=== Section Start ===

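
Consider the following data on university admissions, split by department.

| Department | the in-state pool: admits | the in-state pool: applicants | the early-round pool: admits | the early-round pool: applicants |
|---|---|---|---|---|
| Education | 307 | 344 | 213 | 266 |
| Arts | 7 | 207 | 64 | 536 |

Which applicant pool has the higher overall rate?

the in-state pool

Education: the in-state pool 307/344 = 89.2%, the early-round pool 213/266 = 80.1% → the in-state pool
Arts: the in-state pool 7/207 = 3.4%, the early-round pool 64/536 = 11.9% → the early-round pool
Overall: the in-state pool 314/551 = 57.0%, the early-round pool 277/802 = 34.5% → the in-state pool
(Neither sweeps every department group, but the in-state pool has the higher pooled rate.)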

=== Section End ===
=== Section Start ===

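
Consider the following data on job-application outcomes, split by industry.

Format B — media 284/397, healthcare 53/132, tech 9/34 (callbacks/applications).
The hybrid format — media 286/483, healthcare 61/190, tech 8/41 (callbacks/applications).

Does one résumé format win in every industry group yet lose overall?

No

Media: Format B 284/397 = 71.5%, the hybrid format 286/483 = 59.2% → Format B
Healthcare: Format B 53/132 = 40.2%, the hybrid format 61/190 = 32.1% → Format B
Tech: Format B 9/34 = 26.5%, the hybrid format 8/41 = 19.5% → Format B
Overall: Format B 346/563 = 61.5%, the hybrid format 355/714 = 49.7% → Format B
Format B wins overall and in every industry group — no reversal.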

=== Section End ===
=== Section Start ===

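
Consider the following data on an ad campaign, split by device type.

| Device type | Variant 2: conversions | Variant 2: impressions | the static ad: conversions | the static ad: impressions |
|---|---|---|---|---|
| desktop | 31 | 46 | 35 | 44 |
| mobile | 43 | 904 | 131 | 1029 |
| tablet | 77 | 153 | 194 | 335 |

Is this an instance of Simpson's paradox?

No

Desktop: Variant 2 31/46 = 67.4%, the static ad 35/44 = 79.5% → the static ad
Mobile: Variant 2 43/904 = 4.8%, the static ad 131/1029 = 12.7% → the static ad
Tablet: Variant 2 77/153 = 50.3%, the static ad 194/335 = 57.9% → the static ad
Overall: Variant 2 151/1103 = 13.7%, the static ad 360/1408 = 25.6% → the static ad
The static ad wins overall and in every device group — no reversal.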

=== Section End ===

▶ **EXERCISE PROMPT**
The lines above that hold the word "split" are the ones to copy.

▶ **RESPONSE BELOW**
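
Consider the following data on university admissions, split by department.
Consider the following data on job-application outcomes, split by industry.
Consider the following data on an ad campaign, split by device type.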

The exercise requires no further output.